* PROBLEM REQUIREMENTS
Of the lines below, count those containing the word "Suppose". Reply with the number alone.
*** Opening of INFORMATION SHOWN ***
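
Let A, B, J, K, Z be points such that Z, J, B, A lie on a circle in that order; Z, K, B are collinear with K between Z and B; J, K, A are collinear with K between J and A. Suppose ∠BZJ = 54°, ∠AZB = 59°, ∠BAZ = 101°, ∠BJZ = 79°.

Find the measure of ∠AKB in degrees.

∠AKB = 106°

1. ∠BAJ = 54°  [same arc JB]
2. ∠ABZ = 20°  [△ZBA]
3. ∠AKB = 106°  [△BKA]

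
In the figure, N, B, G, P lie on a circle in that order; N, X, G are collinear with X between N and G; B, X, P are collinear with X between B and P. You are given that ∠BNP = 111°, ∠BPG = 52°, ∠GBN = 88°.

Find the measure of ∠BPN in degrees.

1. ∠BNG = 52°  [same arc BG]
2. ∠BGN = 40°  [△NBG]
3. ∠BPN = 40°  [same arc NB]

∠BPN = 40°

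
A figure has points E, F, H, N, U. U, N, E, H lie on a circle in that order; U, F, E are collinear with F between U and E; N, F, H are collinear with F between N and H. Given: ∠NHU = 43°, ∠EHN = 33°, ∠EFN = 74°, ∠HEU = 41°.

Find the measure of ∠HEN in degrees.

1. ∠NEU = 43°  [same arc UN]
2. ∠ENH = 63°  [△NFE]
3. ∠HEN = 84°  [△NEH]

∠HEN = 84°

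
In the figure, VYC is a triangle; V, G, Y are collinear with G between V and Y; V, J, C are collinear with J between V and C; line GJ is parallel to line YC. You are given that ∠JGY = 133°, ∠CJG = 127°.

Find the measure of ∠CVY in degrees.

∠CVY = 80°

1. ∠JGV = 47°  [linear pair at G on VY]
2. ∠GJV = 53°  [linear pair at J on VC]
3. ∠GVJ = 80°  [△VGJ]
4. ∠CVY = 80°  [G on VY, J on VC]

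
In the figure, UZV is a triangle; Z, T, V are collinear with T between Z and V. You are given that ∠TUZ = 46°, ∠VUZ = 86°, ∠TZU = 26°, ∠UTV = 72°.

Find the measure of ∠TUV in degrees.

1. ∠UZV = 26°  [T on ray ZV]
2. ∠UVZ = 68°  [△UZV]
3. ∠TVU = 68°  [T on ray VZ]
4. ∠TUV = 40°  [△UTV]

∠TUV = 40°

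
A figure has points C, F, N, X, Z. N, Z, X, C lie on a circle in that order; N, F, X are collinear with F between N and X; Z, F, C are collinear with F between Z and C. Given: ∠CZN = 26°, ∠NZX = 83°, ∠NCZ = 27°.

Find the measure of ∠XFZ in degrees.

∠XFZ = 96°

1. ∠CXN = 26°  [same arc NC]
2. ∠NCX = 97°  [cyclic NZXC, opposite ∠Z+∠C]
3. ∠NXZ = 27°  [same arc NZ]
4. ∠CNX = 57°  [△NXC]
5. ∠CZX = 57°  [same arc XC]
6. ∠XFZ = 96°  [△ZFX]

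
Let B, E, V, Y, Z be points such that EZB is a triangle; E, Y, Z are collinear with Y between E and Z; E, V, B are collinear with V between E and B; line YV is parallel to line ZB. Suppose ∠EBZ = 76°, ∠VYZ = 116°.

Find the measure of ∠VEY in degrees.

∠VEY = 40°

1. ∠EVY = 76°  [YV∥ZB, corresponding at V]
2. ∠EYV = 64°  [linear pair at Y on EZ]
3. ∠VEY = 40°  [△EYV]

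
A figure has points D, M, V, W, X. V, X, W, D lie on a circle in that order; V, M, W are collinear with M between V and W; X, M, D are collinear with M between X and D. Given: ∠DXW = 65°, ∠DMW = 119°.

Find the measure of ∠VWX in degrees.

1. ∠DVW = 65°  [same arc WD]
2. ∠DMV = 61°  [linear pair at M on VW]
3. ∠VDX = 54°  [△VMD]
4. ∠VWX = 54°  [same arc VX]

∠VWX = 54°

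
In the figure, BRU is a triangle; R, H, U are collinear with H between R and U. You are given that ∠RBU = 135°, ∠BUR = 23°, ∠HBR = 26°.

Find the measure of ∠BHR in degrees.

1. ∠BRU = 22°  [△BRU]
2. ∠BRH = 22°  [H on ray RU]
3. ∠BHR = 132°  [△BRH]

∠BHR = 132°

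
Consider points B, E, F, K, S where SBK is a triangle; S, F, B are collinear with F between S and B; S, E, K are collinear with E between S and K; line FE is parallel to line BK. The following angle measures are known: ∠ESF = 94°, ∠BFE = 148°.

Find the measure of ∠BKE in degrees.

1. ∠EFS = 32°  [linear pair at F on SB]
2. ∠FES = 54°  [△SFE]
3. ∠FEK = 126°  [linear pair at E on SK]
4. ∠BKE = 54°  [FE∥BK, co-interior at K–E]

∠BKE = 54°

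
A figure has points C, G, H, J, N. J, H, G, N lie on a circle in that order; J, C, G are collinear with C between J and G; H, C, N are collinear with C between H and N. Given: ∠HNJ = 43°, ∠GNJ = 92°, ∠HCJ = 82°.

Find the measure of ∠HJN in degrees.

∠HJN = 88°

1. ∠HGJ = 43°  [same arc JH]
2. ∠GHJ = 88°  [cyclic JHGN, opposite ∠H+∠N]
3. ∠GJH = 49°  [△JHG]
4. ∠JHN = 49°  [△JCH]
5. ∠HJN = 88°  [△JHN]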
*** Close of INFORMATION SHOWN ***
* OUTPUT OF THE EXERCISE
2